What needs to be done:
Reproduce the records below exactly, with nothing altered.

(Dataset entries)

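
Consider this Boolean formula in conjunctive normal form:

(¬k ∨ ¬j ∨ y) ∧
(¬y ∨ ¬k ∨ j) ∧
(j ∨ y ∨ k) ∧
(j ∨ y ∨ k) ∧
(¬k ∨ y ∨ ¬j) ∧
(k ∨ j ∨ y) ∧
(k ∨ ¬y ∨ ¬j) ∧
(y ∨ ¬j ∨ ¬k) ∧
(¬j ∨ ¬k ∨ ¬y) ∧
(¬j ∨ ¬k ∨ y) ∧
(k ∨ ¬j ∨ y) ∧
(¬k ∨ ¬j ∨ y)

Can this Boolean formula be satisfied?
Yes

Yes, the formula is satisfiable.

One satisfying assignment is: k=True, y=False, j=False

Verification: With this assignment, all 12 clauses evaluate to true.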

Reply to the exercise:
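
Consider this Boolean formula in conjunctive normal form:

(¬k ∨ ¬j ∨ y) ∧
(¬y ∨ ¬k ∨ j) ∧
(j ∨ y ∨ k) ∧
(j ∨ y ∨ k) ∧
(¬k ∨ y ∨ ¬j) ∧
(k ∨ j ∨ y) ∧
(k ∨ ¬y ∨ ¬j) ∧
(y ∨ ¬j ∨ ¬k) ∧
(¬j ∨ ¬k ∨ ¬y) ∧
(¬j ∨ ¬k ∨ y) ∧
(k ∨ ¬j ∨ y) ∧
(¬k ∨ ¬j ∨ y)

Can this Boolean formula be satisfied?
Yes

Yes, the formula is satisfiable.

One satisfying assignment is: k=True, y=False, j=False

Verification: With this assignment, all 12 clauses evaluate to true.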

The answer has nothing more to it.